(Dataset entries)
▬▬▬
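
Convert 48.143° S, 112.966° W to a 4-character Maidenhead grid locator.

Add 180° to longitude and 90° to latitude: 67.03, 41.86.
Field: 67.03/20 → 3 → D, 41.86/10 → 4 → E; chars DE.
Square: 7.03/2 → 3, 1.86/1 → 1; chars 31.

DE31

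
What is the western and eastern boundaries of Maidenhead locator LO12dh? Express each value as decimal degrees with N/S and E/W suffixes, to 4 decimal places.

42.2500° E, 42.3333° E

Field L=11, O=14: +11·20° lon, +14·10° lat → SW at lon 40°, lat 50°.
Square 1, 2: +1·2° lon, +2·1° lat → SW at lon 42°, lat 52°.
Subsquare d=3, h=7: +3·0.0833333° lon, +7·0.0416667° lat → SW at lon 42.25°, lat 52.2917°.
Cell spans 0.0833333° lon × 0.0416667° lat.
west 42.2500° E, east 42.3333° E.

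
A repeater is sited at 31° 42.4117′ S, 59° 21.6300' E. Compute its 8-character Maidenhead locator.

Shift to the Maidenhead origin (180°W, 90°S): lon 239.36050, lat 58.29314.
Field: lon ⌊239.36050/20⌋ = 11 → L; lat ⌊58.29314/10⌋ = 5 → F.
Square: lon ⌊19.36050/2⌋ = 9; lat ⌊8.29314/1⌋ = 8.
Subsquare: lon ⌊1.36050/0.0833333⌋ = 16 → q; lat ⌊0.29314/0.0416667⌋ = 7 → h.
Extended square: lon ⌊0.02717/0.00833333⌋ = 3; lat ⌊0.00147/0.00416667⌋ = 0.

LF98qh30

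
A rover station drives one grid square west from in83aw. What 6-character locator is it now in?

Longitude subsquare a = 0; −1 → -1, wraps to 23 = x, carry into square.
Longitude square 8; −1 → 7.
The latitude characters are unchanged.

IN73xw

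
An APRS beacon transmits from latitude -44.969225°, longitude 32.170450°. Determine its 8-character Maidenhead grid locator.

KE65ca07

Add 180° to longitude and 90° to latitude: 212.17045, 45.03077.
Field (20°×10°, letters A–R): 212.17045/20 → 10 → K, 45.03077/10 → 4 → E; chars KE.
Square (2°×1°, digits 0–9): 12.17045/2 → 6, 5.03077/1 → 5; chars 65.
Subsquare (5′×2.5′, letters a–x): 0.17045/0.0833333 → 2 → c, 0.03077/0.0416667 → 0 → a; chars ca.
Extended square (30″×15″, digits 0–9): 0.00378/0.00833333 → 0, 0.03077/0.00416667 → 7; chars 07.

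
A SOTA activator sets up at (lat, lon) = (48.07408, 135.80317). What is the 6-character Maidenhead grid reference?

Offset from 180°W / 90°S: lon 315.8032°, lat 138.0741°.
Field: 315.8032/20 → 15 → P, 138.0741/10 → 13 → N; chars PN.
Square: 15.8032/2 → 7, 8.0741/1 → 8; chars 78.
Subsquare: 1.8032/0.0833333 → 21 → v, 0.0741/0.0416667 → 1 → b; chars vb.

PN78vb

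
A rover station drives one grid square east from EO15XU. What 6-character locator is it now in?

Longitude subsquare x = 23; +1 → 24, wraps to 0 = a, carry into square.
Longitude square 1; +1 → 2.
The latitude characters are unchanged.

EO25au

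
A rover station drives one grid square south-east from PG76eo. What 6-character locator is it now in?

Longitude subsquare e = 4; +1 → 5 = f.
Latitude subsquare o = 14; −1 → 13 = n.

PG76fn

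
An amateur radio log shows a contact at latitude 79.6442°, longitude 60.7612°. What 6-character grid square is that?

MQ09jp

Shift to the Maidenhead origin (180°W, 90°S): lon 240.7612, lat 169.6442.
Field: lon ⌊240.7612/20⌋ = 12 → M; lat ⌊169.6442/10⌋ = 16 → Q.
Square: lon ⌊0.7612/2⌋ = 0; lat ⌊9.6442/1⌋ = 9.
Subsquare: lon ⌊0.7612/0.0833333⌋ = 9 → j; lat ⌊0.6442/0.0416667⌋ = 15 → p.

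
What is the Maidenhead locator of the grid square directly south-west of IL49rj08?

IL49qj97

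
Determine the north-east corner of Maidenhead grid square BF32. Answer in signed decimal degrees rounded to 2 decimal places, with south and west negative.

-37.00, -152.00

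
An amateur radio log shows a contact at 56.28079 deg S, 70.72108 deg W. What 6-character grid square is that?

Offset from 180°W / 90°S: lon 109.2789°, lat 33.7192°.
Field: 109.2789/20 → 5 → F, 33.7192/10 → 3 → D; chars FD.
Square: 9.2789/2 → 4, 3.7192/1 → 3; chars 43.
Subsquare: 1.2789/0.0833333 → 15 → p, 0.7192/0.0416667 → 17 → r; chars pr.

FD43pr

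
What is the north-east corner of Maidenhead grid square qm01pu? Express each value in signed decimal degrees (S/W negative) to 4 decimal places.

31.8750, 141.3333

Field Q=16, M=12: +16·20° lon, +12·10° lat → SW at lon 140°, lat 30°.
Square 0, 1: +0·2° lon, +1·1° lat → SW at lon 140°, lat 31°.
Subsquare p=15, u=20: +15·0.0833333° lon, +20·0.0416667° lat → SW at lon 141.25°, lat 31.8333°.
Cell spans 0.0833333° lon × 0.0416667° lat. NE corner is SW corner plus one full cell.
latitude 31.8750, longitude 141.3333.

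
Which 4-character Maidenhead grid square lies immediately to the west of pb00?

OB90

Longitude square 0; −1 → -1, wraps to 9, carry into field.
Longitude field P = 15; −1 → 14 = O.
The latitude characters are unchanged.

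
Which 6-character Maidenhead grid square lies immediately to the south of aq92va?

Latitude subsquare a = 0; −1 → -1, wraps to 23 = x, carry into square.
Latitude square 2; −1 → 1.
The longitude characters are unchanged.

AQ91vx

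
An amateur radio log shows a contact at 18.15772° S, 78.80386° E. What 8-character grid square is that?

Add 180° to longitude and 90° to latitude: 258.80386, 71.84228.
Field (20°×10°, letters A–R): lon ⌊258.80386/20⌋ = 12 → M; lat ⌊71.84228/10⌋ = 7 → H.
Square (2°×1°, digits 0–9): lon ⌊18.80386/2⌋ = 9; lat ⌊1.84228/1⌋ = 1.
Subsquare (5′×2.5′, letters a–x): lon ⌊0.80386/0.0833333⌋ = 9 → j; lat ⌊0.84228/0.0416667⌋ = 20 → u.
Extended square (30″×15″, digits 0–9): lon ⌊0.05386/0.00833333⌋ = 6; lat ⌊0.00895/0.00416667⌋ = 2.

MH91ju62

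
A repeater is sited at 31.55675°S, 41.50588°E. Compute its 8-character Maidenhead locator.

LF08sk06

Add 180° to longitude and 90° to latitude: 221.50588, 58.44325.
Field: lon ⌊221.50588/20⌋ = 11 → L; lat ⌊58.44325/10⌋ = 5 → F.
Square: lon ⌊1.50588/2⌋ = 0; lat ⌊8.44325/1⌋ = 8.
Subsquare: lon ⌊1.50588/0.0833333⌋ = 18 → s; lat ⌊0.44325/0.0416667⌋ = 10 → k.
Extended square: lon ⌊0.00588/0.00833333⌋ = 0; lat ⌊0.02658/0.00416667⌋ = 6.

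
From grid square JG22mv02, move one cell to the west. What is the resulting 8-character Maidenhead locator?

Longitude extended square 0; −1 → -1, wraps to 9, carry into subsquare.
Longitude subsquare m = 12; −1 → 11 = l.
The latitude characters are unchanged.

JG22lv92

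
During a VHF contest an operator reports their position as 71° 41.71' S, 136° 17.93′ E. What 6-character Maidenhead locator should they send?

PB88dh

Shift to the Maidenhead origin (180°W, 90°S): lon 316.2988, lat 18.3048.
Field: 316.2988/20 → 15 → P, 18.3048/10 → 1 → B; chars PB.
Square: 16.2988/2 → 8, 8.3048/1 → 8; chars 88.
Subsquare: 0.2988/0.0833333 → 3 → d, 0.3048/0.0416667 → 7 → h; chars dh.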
▬▬▬
What the task asks -
Would you restate every record word for word?

Written response -
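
Convert 48.143° S, 112.966° W to a 4-character Maidenhead grid locator.

Add 180° to longitude and 90° to latitude: 67.03, 41.86.
Field: 67.03/20 → 3 → D, 41.86/10 → 4 → E; chars DE.
Square: 7.03/2 → 3, 1.86/1 → 1; chars 31.

DE31

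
What is the western and eastern boundaries of Maidenhead locator LO12dh? Express each value as decimal degrees with N/S and E/W suffixes, to 4 decimal places.

42.2500° E, 42.3333° E

Field L=11, O=14: +11·20° lon, +14·10° lat → SW at lon 40°, lat 50°.
Square 1, 2: +1·2° lon, +2·1° lat → SW at lon 42°, lat 52°.
Subsquare d=3, h=7: +3·0.0833333° lon, +7·0.0416667° lat → SW at lon 42.25°, lat 52.2917°.
Cell spans 0.0833333° lon × 0.0416667° lat.
west 42.2500° E, east 42.3333° E.

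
A repeater is sited at 31° 42.4117′ S, 59° 21.6300' E. Compute its 8-character Maidenhead locator.

Shift to the Maidenhead origin (180°W, 90°S): lon 239.36050, lat 58.29314.
Field: lon ⌊239.36050/20⌋ = 11 → L; lat ⌊58.29314/10⌋ = 5 → F.
Square: lon ⌊19.36050/2⌋ = 9; lat ⌊8.29314/1⌋ = 8.
Subsquare: lon ⌊1.36050/0.0833333⌋ = 16 → q; lat ⌊0.29314/0.0416667⌋ = 7 → h.
Extended square: lon ⌊0.02717/0.00833333⌋ = 3; lat ⌊0.00147/0.00416667⌋ = 0.

LF98qh30

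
A rover station drives one grid square west from in83aw. What 6-character locator is it now in?

Longitude subsquare a = 0; −1 → -1, wraps to 23 = x, carry into square.
Longitude square 8; −1 → 7.
The latitude characters are unchanged.

IN73xw

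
An APRS beacon transmits from latitude -44.969225°, longitude 32.170450°. Determine its 8-character Maidenhead grid locator.

KE65ca07

Add 180° to longitude and 90° to latitude: 212.17045, 45.03077.
Field (20°×10°, letters A–R): 212.17045/20 → 10 → K, 45.03077/10 → 4 → E; chars KE.
Square (2°×1°, digits 0–9): 12.17045/2 → 6, 5.03077/1 → 5; chars 65.
Subsquare (5′×2.5′, letters a–x): 0.17045/0.0833333 → 2 → c, 0.03077/0.0416667 → 0 → a; chars ca.
Extended square (30″×15″, digits 0–9): 0.00378/0.00833333 → 0, 0.03077/0.00416667 → 7; chars 07.

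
A SOTA activator sets up at (lat, lon) = (48.07408, 135.80317). What is the 6-character Maidenhead grid reference?

Offset from 180°W / 90°S: lon 315.8032°, lat 138.0741°.
Field: 315.8032/20 → 15 → P, 138.0741/10 → 13 → N; chars PN.
Square: 15.8032/2 → 7, 8.0741/1 → 8; chars 78.
Subsquare: 1.8032/0.0833333 → 21 → v, 0.0741/0.0416667 → 1 → b; chars vb.

PN78vb

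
A rover station drives one grid square east from EO15XU. What 6-character locator is it now in?

Longitude subsquare x = 23; +1 → 24, wraps to 0 = a, carry into square.
Longitude square 1; +1 → 2.
The latitude characters are unchanged.

EO25au

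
A rover station drives one grid square south-east from PG76eo. What 6-character locator is it now in?

Longitude subsquare e = 4; +1 → 5 = f.
Latitude subsquare o = 14; −1 → 13 = n.

PG76fn

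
An amateur radio log shows a contact at latitude 79.6442°, longitude 60.7612°. What 6-character grid square is that?

MQ09jp

Shift to the Maidenhead origin (180°W, 90°S): lon 240.7612, lat 169.6442.
Field: lon ⌊240.7612/20⌋ = 12 → M; lat ⌊169.6442/10⌋ = 16 → Q.
Square: lon ⌊0.7612/2⌋ = 0; lat ⌊9.6442/1⌋ = 9.
Subsquare: lon ⌊0.7612/0.0833333⌋ = 9 → j; lat ⌊0.6442/0.0416667⌋ = 15 → p.

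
What is the Maidenhead locator of the grid square directly south-west of IL49rj08?

IL49qj97

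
Determine the north-east corner of Maidenhead grid square BF32. Answer in signed decimal degrees rounded to 2 decimal places, with south and west negative.

-37.00, -152.00

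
An amateur radio log shows a contact at 56.28079 deg S, 70.72108 deg W. What 6-character grid square is that?

Offset from 180°W / 90°S: lon 109.2789°, lat 33.7192°.
Field: 109.2789/20 → 5 → F, 33.7192/10 → 3 → D; chars FD.
Square: 9.2789/2 → 4, 3.7192/1 → 3; chars 43.
Subsquare: 1.2789/0.0833333 → 15 → p, 0.7192/0.0416667 → 17 → r; chars pr.

FD43pr

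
What is the north-east corner of Maidenhead grid square qm01pu? Express each value in signed decimal degrees (S/W negative) to 4 decimal places.

31.8750, 141.3333

Field Q=16, M=12: +16·20° lon, +12·10° lat → SW at lon 140°, lat 30°.
Square 0, 1: +0·2° lon, +1·1° lat → SW at lon 140°, lat 31°.
Subsquare p=15, u=20: +15·0.0833333° lon, +20·0.0416667° lat → SW at lon 141.25°, lat 31.8333°.
Cell spans 0.0833333° lon × 0.0416667° lat. NE corner is SW corner plus one full cell.
latitude 31.8750, longitude 141.3333.

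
Which 4-character Maidenhead grid square lies immediately to the west of pb00?

OB90

Longitude square 0; −1 → -1, wraps to 9, carry into field.
Longitude field P = 15; −1 → 14 = O.
The latitude characters are unchanged.

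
Which 6-character Maidenhead grid square lies immediately to the south of aq92va?

Latitude subsquare a = 0; −1 → -1, wraps to 23 = x, carry into square.
Latitude square 2; −1 → 1.
The longitude characters are unchanged.

AQ91vx

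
An amateur radio log shows a contact at 18.15772° S, 78.80386° E. What 8-character grid square is that?

Add 180° to longitude and 90° to latitude: 258.80386, 71.84228.
Field (20°×10°, letters A–R): lon ⌊258.80386/20⌋ = 12 → M; lat ⌊71.84228/10⌋ = 7 → H.
Square (2°×1°, digits 0–9): lon ⌊18.80386/2⌋ = 9; lat ⌊1.84228/1⌋ = 1.
Subsquare (5′×2.5′, letters a–x): lon ⌊0.80386/0.0833333⌋ = 9 → j; lat ⌊0.84228/0.0416667⌋ = 20 → u.
Extended square (30″×15″, digits 0–9): lon ⌊0.05386/0.00833333⌋ = 6; lat ⌊0.00895/0.00416667⌋ = 2.

MH91ju62

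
A repeater is sited at 31.55675°S, 41.50588°E. Compute its 8-character Maidenhead locator.

LF08sk06

Add 180° to longitude and 90° to latitude: 221.50588, 58.44325.
Field: lon ⌊221.50588/20⌋ = 11 → L; lat ⌊58.44325/10⌋ = 5 → F.
Square: lon ⌊1.50588/2⌋ = 0; lat ⌊8.44325/1⌋ = 8.
Subsquare: lon ⌊1.50588/0.0833333⌋ = 18 → s; lat ⌊0.44325/0.0416667⌋ = 10 → k.
Extended square: lon ⌊0.00588/0.00833333⌋ = 0; lat ⌊0.02658/0.00416667⌋ = 6.

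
From grid square JG22mv02, move one cell to the west. What is the resulting 8-character Maidenhead locator?

Longitude extended square 0; −1 → -1, wraps to 9, carry into subsquare.
Longitude subsquare m = 12; −1 → 11 = l.
The latitude characters are unchanged.

JG22lv92

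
During a VHF contest an operator reports their position as 71° 41.71' S, 136° 17.93′ E. What 6-character Maidenhead locator should they send?

PB88dh

Shift to the Maidenhead origin (180°W, 90°S): lon 316.2988, lat 18.3048.
Field: 316.2988/20 → 15 → P, 18.3048/10 → 1 → B; chars PB.
Square: 16.2988/2 → 8, 8.3048/1 → 8; chars 88.
Subsquare: 0.2988/0.0833333 → 3 → d, 0.3048/0.0416667 → 7 → h; chars dh.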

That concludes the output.